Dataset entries
_ _ _ _

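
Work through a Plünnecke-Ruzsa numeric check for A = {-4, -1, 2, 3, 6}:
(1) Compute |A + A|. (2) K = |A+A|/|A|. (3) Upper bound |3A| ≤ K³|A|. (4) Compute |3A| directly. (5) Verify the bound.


|A| = 5.
Step 1: Compute A + A by enumerating all 25 pairs.
A + A = {-8, -5, -2, -1, 1, 2, 4, 5, 6, 8, 9, 12}, so |A + A| = 12.
Step 2: Doubling constant K = |A + A|/|A| = 12/5 = 12/5 ≈ 2.4000.
Step 3: Plünnecke-Ruzsa gives |3A| ≤ K³·|A| = (2.4000)³ · 5 ≈ 69.1200.
Step 4: Compute 3A = A + A + A directly by enumerating all triples (a,b,c) ∈ A³; |3A| = 22.
Step 5: Check 22 ≤ 69.1200? Yes ✓.

K = 12/5, Plünnecke-Ruzsa bound K³|A| ≈ 69.1200, |3A| = 22, inequality holds.


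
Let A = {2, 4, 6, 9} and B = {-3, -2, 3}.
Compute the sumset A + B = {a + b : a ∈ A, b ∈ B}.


A + B = {a + b : a ∈ A, b ∈ B}.
Enumerate all |A|·|B| = 4·3 = 12 pairs (a, b) and collect distinct sums.
a = 2: 2+-3=-1, 2+-2=0, 2+3=5
a = 4: 4+-3=1, 4+-2=2, 4+3=7
a = 6: 6+-3=3, 6+-2=4, 6+3=9
a = 9: 9+-3=6, 9+-2=7, 9+3=12
Collecting distinct sums: A + B = {-1, 0, 1, 2, 3, 4, 5, 6, 7, 9, 12}
|A + B| = 11

A + B = {-1, 0, 1, 2, 3, 4, 5, 6, 7, 9, 12}


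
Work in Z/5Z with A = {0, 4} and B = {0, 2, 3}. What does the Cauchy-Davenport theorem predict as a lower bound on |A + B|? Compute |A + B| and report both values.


Cauchy-Davenport: |A + B| ≥ min(p, |A| + |B| - 1) for A, B nonempty in Z/pZ.
|A| = 2, |B| = 3, p = 5.
CD lower bound = min(5, 2 + 3 - 1) = min(5, 4) = 4.
Compute A + B mod 5 directly:
a = 0: 0+0=0, 0+2=2, 0+3=3
a = 4: 4+0=4, 4+2=1, 4+3=2
A + B = {0, 1, 2, 3, 4}, so |A + B| = 5.
Verify: 5 ≥ 4? Yes ✓.

CD lower bound = 4, actual |A + B| = 5.


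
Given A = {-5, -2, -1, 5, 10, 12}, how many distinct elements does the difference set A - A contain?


A - A = {a - a' : a, a' ∈ A}; |A| = 6.
Bounds: 2|A|-1 ≤ |A - A| ≤ |A|² - |A| + 1, i.e. 11 ≤ |A - A| ≤ 31.
Note: 0 ∈ A - A always (from a - a). The set is symmetric: if d ∈ A - A then -d ∈ A - A.
Enumerate nonzero differences d = a - a' with a > a' (then include -d):
Positive differences: {1, 2, 3, 4, 5, 6, 7, 10, 11, 12, 13, 14, 15, 17}
Full difference set: {0} ∪ (positive diffs) ∪ (negative diffs).
|A - A| = 1 + 2·14 = 29 (matches direct enumeration: 29).

|A - A| = 29


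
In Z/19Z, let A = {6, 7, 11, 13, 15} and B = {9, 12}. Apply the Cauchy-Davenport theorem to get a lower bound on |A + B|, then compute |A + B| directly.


Cauchy-Davenport: |A + B| ≥ min(p, |A| + |B| - 1) for A, B nonempty in Z/pZ.
|A| = 5, |B| = 2, p = 19.
CD lower bound = min(19, 5 + 2 - 1) = min(19, 6) = 6.
Compute A + B mod 19 directly:
a = 6: 6+9=15, 6+12=18
a = 7: 7+9=16, 7+12=0
a = 11: 11+9=1, 11+12=4
a = 13: 13+9=3, 13+12=6
a = 15: 15+9=5, 15+12=8
A + B = {0, 1, 3, 4, 5, 6, 8, 15, 16, 18}, so |A + B| = 10.
Verify: 10 ≥ 6? Yes ✓.

CD lower bound = 6, actual |A + B| = 10.


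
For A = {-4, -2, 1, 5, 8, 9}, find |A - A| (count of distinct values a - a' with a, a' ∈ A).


A - A = {a - a' : a, a' ∈ A}; |A| = 6.
Bounds: 2|A|-1 ≤ |A - A| ≤ |A|² - |A| + 1, i.e. 11 ≤ |A - A| ≤ 31.
Note: 0 ∈ A - A always (from a - a). The set is symmetric: if d ∈ A - A then -d ∈ A - A.
Enumerate nonzero differences d = a - a' with a > a' (then include -d):
Positive differences: {1, 2, 3, 4, 5, 7, 8, 9, 10, 11, 12, 13}
Full difference set: {0} ∪ (positive diffs) ∪ (negative diffs).
|A - A| = 1 + 2·12 = 25 (matches direct enumeration: 25).

|A - A| = 25


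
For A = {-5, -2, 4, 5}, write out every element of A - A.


A - A = {a - a' : a, a' ∈ A}.
Compute a - a' for each ordered pair (a, a'):
a = -5: -5--5=0, -5--2=-3, -5-4=-9, -5-5=-10
a = -2: -2--5=3, -2--2=0, -2-4=-6, -2-5=-7
a = 4: 4--5=9, 4--2=6, 4-4=0, 4-5=-1
a = 5: 5--5=10, 5--2=7, 5-4=1, 5-5=0
Collecting distinct values (and noting 0 appears from a-a):
A - A = {-10, -9, -7, -6, -3, -1, 0, 1, 3, 6, 7, 9, 10}
|A - A| = 13

A - A = {-10, -9, -7, -6, -3, -1, 0, 1, 3, 6, 7, 9, 10}


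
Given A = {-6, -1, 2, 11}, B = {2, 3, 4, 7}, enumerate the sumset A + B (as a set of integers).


A + B = {a + b : a ∈ A, b ∈ B}.
Enumerate all |A|·|B| = 4·4 = 16 pairs (a, b) and collect distinct sums.
a = -6: -6+2=-4, -6+3=-3, -6+4=-2, -6+7=1
a = -1: -1+2=1, -1+3=2, -1+4=3, -1+7=6
a = 2: 2+2=4, 2+3=5, 2+4=6, 2+7=9
a = 11: 11+2=13, 11+3=14, 11+4=15, 11+7=18
Collecting distinct sums: A + B = {-4, -3, -2, 1, 2, 3, 4, 5, 6, 9, 13, 14, 15, 18}
|A + B| = 14

A + B = {-4, -3, -2, 1, 2, 3, 4, 5, 6, 9, 13, 14, 15, 18}


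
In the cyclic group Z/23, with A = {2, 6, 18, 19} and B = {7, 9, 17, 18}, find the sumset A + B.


Work in Z/23Z: reduce every sum a + b modulo 23.
Enumerate all 16 pairs:
a = 2: 2+7=9, 2+9=11, 2+17=19, 2+18=20
a = 6: 6+7=13, 6+9=15, 6+17=0, 6+18=1
a = 18: 18+7=2, 18+9=4, 18+17=12, 18+18=13
a = 19: 19+7=3, 19+9=5, 19+17=13, 19+18=14
Distinct residues collected: {0, 1, 2, 3, 4, 5, 9, 11, 12, 13, 14, 15, 19, 20}
|A + B| = 14 (out of 23 total residues).

A + B = {0, 1, 2, 3, 4, 5, 9, 11, 12, 13, 14, 15, 19, 20}


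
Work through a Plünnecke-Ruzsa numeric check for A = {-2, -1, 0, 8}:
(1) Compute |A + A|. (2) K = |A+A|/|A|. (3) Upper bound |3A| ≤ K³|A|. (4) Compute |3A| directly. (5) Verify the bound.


|A| = 4.
Step 1: Compute A + A by enumerating all 16 pairs.
A + A = {-4, -3, -2, -1, 0, 6, 7, 8, 16}, so |A + A| = 9.
Step 2: Doubling constant K = |A + A|/|A| = 9/4 = 9/4 ≈ 2.2500.
Step 3: Plünnecke-Ruzsa gives |3A| ≤ K³·|A| = (2.2500)³ · 4 ≈ 45.5625.
Step 4: Compute 3A = A + A + A directly by enumerating all triples (a,b,c) ∈ A³; |3A| = 16.
Step 5: Check 16 ≤ 45.5625? Yes ✓.

K = 9/4, Plünnecke-Ruzsa bound K³|A| ≈ 45.5625, |3A| = 16, inequality holds.


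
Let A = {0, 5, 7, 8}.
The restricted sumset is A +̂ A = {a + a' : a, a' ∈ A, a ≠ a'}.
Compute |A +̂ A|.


Restricted sumset: A +̂ A = {a + a' : a ∈ A, a' ∈ A, a ≠ a'}.
Equivalently, take A + A and drop any sum 2a that is achievable ONLY as a + a for a ∈ A (i.e. sums representable only with equal summands).
Enumerate pairs (a, a') with a < a' (symmetric, so each unordered pair gives one sum; this covers all a ≠ a'):
  0 + 5 = 5
  0 + 7 = 7
  0 + 8 = 8
  5 + 7 = 12
  5 + 8 = 13
  7 + 8 = 15
Collected distinct sums: {5, 7, 8, 12, 13, 15}
|A +̂ A| = 6
(Reference bound: |A +̂ A| ≥ 2|A| - 3 for |A| ≥ 2, with |A| = 4 giving ≥ 5.)

|A +̂ A| = 6


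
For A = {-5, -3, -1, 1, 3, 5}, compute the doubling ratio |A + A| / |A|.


|A| = 6.
Compute A + A by enumerating all 36 pairs.
A + A = {-10, -8, -6, -4, -2, 0, 2, 4, 6, 8, 10}, so |A + A| = 11.
K = |A + A| / |A| = 11/6 (already in lowest terms) ≈ 1.8333.
Reference: AP of size 6 gives K = 11/6 ≈ 1.8333; a fully generic set of size 6 gives K ≈ 3.5000.

|A| = 6, |A + A| = 11, K = 11/6.


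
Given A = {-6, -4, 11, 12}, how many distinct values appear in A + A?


A + A = {a + a' : a, a' ∈ A}; |A| = 4.
General bounds: 2|A| - 1 ≤ |A + A| ≤ |A|(|A|+1)/2, i.e. 7 ≤ |A + A| ≤ 10.
Lower bound 2|A|-1 is attained iff A is an arithmetic progression.
Enumerate sums a + a' for a ≤ a' (symmetric, so this suffices):
a = -6: -6+-6=-12, -6+-4=-10, -6+11=5, -6+12=6
a = -4: -4+-4=-8, -4+11=7, -4+12=8
a = 11: 11+11=22, 11+12=23
a = 12: 12+12=24
Distinct sums: {-12, -10, -8, 5, 6, 7, 8, 22, 23, 24}
|A + A| = 10

|A + A| = 10


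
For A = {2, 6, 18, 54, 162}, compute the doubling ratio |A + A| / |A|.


|A| = 5.
Compute A + A by enumerating all 25 pairs.
A + A = {4, 8, 12, 20, 24, 36, 56, 60, 72, 108, 164, 168, 180, 216, 324}, so |A + A| = 15.
K = |A + A| / |A| = 15/5 = 3/1 ≈ 3.0000.
Reference: AP of size 5 gives K = 9/5 ≈ 1.8000; a fully generic set of size 5 gives K ≈ 3.0000.

|A| = 5, |A + A| = 15, K = 15/5 = 3/1.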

_ _ _ _

Check each line of the records for the string "through" and state how many lines contain it. Give only the number.

Answer space
2